Exercise input:
####################

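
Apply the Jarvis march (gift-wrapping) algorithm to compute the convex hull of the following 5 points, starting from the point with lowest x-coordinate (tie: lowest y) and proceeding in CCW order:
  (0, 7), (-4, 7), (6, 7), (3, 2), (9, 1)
Hull (CCW) = [(-4, 7), (3, 2), (9, 1), (6, 7)]

Jarvis march: at each step, from the current hull vertex p, select the next vertex q as the point such that every other point lies strictly to the left of (or on) the directed line p → q. (Equivalently: for every other point r, the cross product (q − p) × (r − p) ≥ 0.)
Starting point (lowest x, tie lowest y): (-4, 7). Wrap until returning to start. Resulting hull: (-4, 7), (3, 2), (9, 1), (6, 7).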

####################

Task details: Here you need to write out the listing above exactly, from its first line to its last.

Worked solution:
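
Apply the Jarvis march (gift-wrapping) algorithm to compute the convex hull of the following 5 points, starting from the point with lowest x-coordinate (tie: lowest y) and proceeding in CCW order:
  (0, 7), (-4, 7), (6, 7), (3, 2), (9, 1)
Hull (CCW) = [(-4, 7), (3, 2), (9, 1), (6, 7)]

Jarvis march: at each step, from the current hull vertex p, select the next vertex q as the point such that every other point lies strictly to the left of (or on) the directed line p → q. (Equivalently: for every other point r, the cross product (q − p) × (r − p) ≥ 0.)
Starting point (lowest x, tie lowest y): (-4, 7). Wrap until returning to start. Resulting hull: (-4, 7), (3, 2), (9, 1), (6, 7).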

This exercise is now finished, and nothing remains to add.